Source data:
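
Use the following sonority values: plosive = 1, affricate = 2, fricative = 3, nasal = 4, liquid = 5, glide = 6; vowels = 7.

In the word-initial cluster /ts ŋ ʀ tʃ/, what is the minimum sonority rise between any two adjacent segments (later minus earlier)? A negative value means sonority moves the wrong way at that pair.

-3

/ts/: affricate = 2.
/ŋ/: nasal = 4.
/ʀ/: liquid = 5.
/tʃ/: affricate = 2.
/ts/→/ŋ/: change +2.
/ŋ/→/ʀ/: change +1.
/ʀ/→/tʃ/: change -3.
Minimum = -3.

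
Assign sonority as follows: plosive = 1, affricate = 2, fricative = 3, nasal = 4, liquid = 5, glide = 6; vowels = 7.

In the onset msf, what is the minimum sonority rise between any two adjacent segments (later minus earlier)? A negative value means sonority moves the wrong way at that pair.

/m/ is a nasal (sonority 4).
/s/ is a fricative (sonority 3).
/f/ is a fricative (sonority 3).
/m/→/s/: change -1.
/s/→/f/: change +0.
Minimum = -1.

-1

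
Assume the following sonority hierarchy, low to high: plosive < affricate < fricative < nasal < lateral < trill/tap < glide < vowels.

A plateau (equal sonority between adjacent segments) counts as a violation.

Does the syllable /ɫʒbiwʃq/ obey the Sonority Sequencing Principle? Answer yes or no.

no

Onset: /ɫ/ is a lateral (sonority 5), /ʒ/ is a fricative (sonority 3), /b/ is a plosive (sonority 1); then the nucleus /i/ (sonority 8).
Onset profile 5-3-1-8 — does not strictly rise throughout.
Coda: /w/ is a glide (sonority 7), /ʃ/ is a fricative (sonority 3), /q/ is a plosive (sonority 1).
Coda profile 8-7-3-1 — falls from the nucleus.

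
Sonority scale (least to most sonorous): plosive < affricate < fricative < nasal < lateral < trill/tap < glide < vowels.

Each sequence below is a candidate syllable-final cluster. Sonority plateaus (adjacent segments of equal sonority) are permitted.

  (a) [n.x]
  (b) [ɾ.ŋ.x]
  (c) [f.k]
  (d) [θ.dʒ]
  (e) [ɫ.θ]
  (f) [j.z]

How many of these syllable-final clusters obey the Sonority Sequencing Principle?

6

(a) 4-3 → obeys
(b) 6-4-3 → obeys
(c) 3-1 → obeys
(d) 3-2 → obeys
(e) 5-3 → obeys
(f) 7-3 → obeys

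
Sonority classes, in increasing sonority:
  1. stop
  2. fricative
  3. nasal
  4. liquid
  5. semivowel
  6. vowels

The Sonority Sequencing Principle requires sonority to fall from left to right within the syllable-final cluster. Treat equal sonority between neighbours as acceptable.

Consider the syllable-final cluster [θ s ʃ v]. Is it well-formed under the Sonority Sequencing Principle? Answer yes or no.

/θ/ is a fricative (sonority 2).
/s/ is a fricative (sonority 2).
/ʃ/ is a fricative (sonority 2).
/v/ is a fricative (sonority 2).
The profile 2-2-2-2 is non-increasing (plateaus allowed), so the syllable-final cluster satisfies the SSP.

yes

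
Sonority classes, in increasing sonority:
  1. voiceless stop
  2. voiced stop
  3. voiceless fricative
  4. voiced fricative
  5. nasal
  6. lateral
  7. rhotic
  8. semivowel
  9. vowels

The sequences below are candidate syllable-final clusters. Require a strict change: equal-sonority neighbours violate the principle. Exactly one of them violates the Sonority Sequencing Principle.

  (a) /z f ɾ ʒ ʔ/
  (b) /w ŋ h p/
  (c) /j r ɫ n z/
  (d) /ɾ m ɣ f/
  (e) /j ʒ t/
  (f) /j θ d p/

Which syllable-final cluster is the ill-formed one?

(a) 4-3-7-4-1 → violates
(b) 8-5-3-1 → obeys
(c) 8-7-6-5-4 → obeys
(d) 7-5-4-3 → obeys
(e) 8-4-1 → obeys
(f) 8-3-2-1 → obeys

a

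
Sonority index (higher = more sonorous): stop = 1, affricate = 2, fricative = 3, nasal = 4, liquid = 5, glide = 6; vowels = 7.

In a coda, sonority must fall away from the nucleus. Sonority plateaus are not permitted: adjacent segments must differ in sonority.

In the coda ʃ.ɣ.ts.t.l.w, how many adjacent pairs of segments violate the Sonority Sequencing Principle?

/ʃ/: fricative = 3.
/ɣ/: fricative = 3.
/ts/: affricate = 2.
/t/: stop = 1.
/l/: liquid = 5.
/w/: glide = 6.
/ʃ/→/ɣ/: 3→3 (plateau) — violation.
/ɣ/→/ts/: 3→2 (falls) — ok.
/ts/→/t/: 2→1 (falls) — ok.
/t/→/l/: 1→5 (does not fall) — violation.
/l/→/w/: 5→6 (does not fall) — violation.

3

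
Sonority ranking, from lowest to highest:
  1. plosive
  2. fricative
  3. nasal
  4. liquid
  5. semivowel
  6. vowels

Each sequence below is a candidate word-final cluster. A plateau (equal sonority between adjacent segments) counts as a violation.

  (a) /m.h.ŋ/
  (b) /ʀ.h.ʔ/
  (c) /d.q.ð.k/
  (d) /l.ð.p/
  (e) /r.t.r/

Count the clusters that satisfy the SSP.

2

(a) sonority 3-2-3: ill-formed.
(b) sonority 4-2-1: well-formed.
(c) sonority 1-1-2-1: ill-formed.
(d) sonority 4-2-1: well-formed.
(e) sonority 4-1-4: ill-formed.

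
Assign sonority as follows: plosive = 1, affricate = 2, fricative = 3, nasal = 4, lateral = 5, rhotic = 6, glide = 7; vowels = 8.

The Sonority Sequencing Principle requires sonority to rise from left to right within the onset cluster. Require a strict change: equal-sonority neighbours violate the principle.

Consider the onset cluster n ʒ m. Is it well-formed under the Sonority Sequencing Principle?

/n/: nasal = 4.
/ʒ/: fricative = 3.
/m/: nasal = 4.
The profile is 4-3-4. Between /n/ (4) and /ʒ/ (3) sonority does not rise, so the cluster violates the SSP.

no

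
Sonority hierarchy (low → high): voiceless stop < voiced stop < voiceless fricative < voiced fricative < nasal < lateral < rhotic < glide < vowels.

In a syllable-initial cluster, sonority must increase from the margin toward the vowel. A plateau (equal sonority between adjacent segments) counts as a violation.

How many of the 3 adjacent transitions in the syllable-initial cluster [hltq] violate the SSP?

2

/h/ — voiceless fricative, sonority 3.
/l/ — lateral, sonority 6.
/t/ — voiceless stop, sonority 1.
/q/ — voiceless stop, sonority 1.
/h/→/l/: 3→6 (rises) — ok.
/l/→/t/: 6→1 (does not rise) — violation.
/t/→/q/: 1→1 (plateau) — violation.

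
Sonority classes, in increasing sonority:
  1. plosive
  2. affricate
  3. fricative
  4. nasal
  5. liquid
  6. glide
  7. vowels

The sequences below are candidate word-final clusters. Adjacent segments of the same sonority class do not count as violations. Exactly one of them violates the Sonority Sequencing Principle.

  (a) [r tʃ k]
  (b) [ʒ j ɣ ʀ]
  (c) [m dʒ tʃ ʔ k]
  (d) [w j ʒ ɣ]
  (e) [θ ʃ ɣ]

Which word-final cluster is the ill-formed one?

(a) [r tʃ k]: profile 5-2-1 — obeys.
(b) [ʒ j ɣ ʀ]: profile 3-6-3-5 — violates.
(c) [m dʒ tʃ ʔ k]: profile 4-2-2-1-1 — obeys.
(d) [w j ʒ ɣ]: profile 6-6-3-3 — obeys.
(e) [θ ʃ ɣ]: profile 3-3-3 — obeys.

b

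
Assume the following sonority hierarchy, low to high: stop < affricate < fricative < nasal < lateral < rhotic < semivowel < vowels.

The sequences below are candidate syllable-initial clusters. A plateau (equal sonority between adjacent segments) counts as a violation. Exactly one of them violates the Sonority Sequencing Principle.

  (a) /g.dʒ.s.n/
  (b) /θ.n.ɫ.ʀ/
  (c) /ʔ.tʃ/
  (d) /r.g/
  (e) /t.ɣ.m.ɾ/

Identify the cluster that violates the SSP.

d

(a) sonority 1-2-3-4: well-formed.
(b) sonority 3-4-5-6: well-formed.
(c) sonority 1-2: well-formed.
(d) sonority 6-1: ill-formed.
(e) sonority 1-3-4-6: well-formed.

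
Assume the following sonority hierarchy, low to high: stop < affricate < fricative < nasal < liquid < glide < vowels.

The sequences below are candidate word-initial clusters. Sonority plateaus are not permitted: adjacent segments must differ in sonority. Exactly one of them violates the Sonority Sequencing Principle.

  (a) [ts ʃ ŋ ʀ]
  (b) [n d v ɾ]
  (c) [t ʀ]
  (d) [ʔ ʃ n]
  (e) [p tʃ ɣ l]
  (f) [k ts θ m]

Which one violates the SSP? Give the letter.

(a) [ts ʃ ŋ ʀ]: profile 2-3-4-5 — obeys.
(b) [n d v ɾ]: profile 4-1-3-5 — violates.
(c) [t ʀ]: profile 1-5 — obeys.
(d) [ʔ ʃ n]: profile 1-3-4 — obeys.
(e) [p tʃ ɣ l]: profile 1-2-3-5 — obeys.
(f) [k ts θ m]: profile 1-2-3-4 — obeys.

b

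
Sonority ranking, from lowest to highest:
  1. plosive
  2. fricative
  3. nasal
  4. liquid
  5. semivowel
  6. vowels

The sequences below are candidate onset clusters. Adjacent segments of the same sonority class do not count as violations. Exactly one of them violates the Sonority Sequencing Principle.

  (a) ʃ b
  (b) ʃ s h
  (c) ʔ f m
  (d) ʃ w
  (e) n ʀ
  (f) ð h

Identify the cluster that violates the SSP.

a

(a) sonority 2-1: ill-formed.
(b) sonority 2-2-2: well-formed.
(c) sonority 1-2-3: well-formed.
(d) sonority 2-5: well-formed.
(e) sonority 3-4: well-formed.
(f) sonority 2-2: well-formed.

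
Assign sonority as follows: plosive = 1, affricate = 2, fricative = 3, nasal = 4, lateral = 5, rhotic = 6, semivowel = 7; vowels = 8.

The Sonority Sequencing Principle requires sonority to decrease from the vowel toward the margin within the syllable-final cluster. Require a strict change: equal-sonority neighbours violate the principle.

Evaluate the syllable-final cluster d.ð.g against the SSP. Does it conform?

/d/ is a plosive (sonority 1).
/ð/ is a fricative (sonority 3).
/g/ is a plosive (sonority 1).
The profile is 1-3-1. Between /d/ (1) and /ð/ (3) sonority does not fall, so the cluster violates the SSP.

no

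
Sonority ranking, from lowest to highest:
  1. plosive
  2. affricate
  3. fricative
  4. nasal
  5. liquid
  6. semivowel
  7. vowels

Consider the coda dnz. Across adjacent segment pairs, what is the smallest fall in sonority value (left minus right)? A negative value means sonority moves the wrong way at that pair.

-3

/d/ is a plosive (sonority 1).
/n/ is a nasal (sonority 4).
/z/ is a fricative (sonority 3).
/d/→/n/: change -3.
/n/→/z/: change +1.
Minimum = -3.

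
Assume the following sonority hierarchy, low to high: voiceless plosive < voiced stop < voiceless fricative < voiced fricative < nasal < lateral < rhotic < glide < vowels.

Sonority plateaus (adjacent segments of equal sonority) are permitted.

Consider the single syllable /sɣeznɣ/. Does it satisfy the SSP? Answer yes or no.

no

Onset: /s/ is a voiceless fricative (sonority 3), /ɣ/ is a voiced fricative (sonority 4); then the nucleus /e/ (sonority 9).
Onset profile 3-4-9 — rises to the nucleus.
Coda: /z/ is a voiced fricative (sonority 4), /n/ is a nasal (sonority 5), /ɣ/ is a voiced fricative (sonority 4).
Coda profile 9-4-5-4 — does not fall throughout.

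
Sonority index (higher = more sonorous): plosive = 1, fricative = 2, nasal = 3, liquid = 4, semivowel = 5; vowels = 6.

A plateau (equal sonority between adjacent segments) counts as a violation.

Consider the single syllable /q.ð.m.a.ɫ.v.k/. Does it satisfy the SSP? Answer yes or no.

Onset: /q/ is a plosive (sonority 1), /ð/ is a fricative (sonority 2), /m/ is a nasal (sonority 3); then the nucleus /a/ (sonority 6).
Onset profile 1-2-3-6 — rises to the nucleus.
Coda: /ɫ/ is a liquid (sonority 4), /v/ is a fricative (sonority 2), /k/ is a plosive (sonority 1).
Coda profile 6-4-2-1 — falls from the nucleus.

yes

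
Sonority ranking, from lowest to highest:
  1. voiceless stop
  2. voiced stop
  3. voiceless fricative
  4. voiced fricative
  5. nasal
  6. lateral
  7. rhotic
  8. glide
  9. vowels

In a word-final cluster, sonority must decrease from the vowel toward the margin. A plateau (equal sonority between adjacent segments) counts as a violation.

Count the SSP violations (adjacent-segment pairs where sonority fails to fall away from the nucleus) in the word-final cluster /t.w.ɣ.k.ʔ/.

2

/t/ — voiceless stop, sonority 1.
/w/ — glide, sonority 8.
/ɣ/ — voiced fricative, sonority 4.
/k/ — voiceless stop, sonority 1.
/ʔ/ — voiceless stop, sonority 1.
/t/→/w/: 1→8 (does not fall) — violation.
/w/→/ɣ/: 8→4 (falls) — ok.
/ɣ/→/k/: 4→1 (falls) — ok.
/k/→/ʔ/: 1→1 (plateau) — violation.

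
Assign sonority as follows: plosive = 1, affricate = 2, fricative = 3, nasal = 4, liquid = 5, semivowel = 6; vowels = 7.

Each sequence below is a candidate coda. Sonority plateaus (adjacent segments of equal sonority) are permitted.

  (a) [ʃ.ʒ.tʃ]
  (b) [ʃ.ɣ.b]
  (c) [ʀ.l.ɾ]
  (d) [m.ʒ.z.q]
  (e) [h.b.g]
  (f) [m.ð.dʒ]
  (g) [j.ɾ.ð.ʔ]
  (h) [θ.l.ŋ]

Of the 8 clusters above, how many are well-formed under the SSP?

7

(a) sonority 3-3-2: well-formed.
(b) sonority 3-3-1: well-formed.
(c) sonority 5-5-5: well-formed.
(d) sonority 4-3-3-1: well-formed.
(e) sonority 3-1-1: well-formed.
(f) sonority 4-3-2: well-formed.
(g) sonority 6-5-3-1: well-formed.
(h) sonority 3-5-4: ill-formed.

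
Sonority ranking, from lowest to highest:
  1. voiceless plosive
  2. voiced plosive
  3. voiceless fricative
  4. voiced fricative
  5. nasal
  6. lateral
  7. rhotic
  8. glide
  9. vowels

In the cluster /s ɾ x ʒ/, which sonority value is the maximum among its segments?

7

/s/: voiceless fricative = 3.
/ɾ/: rhotic = 7.
/x/: voiceless fricative = 3.
/ʒ/: voiced fricative = 4.
The maximum is 7.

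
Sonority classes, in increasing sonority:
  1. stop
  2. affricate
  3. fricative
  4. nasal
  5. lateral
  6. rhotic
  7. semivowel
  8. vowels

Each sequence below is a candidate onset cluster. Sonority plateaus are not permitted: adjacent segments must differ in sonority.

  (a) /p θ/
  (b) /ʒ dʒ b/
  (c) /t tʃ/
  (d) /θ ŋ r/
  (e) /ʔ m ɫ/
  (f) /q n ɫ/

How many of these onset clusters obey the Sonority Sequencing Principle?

(a) sonority 1-3: well-formed.
(b) sonority 3-2-1: ill-formed.
(c) sonority 1-2: well-formed.
(d) sonority 3-4-6: well-formed.
(e) sonority 1-4-5: well-formed.
(f) sonority 1-4-5: well-formed.

5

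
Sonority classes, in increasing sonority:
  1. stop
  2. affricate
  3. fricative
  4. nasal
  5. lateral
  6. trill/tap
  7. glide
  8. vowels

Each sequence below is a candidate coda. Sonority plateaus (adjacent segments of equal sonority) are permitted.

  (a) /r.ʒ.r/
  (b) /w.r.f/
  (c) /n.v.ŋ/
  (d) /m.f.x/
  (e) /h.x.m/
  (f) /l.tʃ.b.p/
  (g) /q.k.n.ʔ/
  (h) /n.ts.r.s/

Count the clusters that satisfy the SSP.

3

(a) sonority 6-3-6: ill-formed.
(b) sonority 7-6-3: well-formed.
(c) sonority 4-3-4: ill-formed.
(d) sonority 4-3-3: well-formed.
(e) sonority 3-3-4: ill-formed.
(f) sonority 5-2-1-1: well-formed.
(g) sonority 1-1-4-1: ill-formed.
(h) sonority 4-2-6-3: ill-formed.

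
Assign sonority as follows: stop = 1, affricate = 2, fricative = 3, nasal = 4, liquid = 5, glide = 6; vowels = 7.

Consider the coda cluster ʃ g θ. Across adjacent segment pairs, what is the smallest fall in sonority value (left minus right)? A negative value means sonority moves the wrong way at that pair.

/ʃ/: fricative = 3.
/g/: stop = 1.
/θ/: fricative = 3.
/ʃ/→/g/: change +2.
/g/→/θ/: change -2.
Minimum = -2.

-2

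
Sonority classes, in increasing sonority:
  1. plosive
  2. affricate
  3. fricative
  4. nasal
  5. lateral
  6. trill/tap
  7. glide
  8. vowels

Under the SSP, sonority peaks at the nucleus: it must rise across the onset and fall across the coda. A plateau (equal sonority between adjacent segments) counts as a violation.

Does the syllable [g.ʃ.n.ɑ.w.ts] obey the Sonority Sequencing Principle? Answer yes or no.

yes

Onset: /g/ is a plosive (sonority 1), /ʃ/ is a fricative (sonority 3), /n/ is a nasal (sonority 4); then the nucleus /ɑ/ (sonority 8).
Onset profile 1-3-4-8 — rises to the nucleus.
Coda: /w/ is a glide (sonority 7), /ts/ is an affricate (sonority 2).
Coda profile 8-7-2 — falls from the nucleus.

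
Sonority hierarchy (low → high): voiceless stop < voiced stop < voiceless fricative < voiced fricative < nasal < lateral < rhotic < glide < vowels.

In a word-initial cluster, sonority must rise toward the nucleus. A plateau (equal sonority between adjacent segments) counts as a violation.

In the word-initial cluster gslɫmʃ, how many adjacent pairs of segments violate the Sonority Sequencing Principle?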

**YOUR TASK:** Take the stretch of lines above from the one containing "Consider the single syllable /q.ð.m.a.ɫ.v.k/." through the one containing "1. voiceless plosive" and repeat it exactly, adding no other line.

**SOLVED PROBLEM:**
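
Consider the single syllable /q.ð.m.a.ɫ.v.k/. Does it satisfy the SSP? Answer yes or no.

Onset: /q/ is a plosive (sonority 1), /ð/ is a fricative (sonority 2), /m/ is a nasal (sonority 3); then the nucleus /a/ (sonority 6).
Onset profile 1-2-3-6 — rises to the nucleus.
Coda: /ɫ/ is a liquid (sonority 4), /v/ is a fricative (sonority 2), /k/ is a plosive (sonority 1).
Coda profile 6-4-2-1 — falls from the nucleus.

yes

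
Sonority ranking, from lowest to highest:
  1. voiceless stop
  2. voiced stop
  3. voiceless fricative
  4. voiced fricative
  5. nasal
  6. lateral
  7. rhotic
  8. glide
  9. vowels

In a word-final cluster, sonority must decrease from the vowel toward the margin. A plateau (equal sonority between adjacent segments) counts as a violation.

Count the SSP violations (adjacent-segment pairs where sonority fails to fall away from the nucleus) in the word-final cluster /t.w.ɣ.k.ʔ/.

2

/t/ — voiceless stop, sonority 1.
/w/ — glide, sonority 8.
/ɣ/ — voiced fricative, sonority 4.
/k/ — voiceless stop, sonority 1.
/ʔ/ — voiceless stop, sonority 1.
/t/→/w/: 1→8 (does not fall) — violation.
/w/→/ɣ/: 8→4 (falls) — ok.
/ɣ/→/k/: 4→1 (falls) — ok.
/k/→/ʔ/: 1→1 (plateau) — violation.

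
Assign sonority as follows: plosive = 1, affricate = 2, fricative = 3, nasal = 4, liquid = 5, semivowel = 6; vowels = 7.

Each sequence below is a candidate coda. Sonority plateaus (adjacent segments of equal sonority) are permitted.

  (a) [ʃ.ʒ.tʃ]
  (b) [ʃ.ɣ.b]
  (c) [ʀ.l.ɾ]
  (d) [m.ʒ.z.q]
  (e) [h.b.g]
  (f) [m.ð.dʒ]
  (g) [j.ɾ.ð.ʔ]
  (h) [θ.l.ŋ]

Of the 8 clusters above, how many are well-formed under the SSP?

7

(a) sonority 3-3-2: well-formed.
(b) sonority 3-3-1: well-formed.
(c) sonority 5-5-5: well-formed.
(d) sonority 4-3-3-1: well-formed.
(e) sonority 3-1-1: well-formed.
(f) sonority 4-3-2: well-formed.
(g) sonority 6-5-3-1: well-formed.
(h) sonority 3-5-4: ill-formed.

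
Sonority ranking, from lowest to highest:
  1. voiceless plosive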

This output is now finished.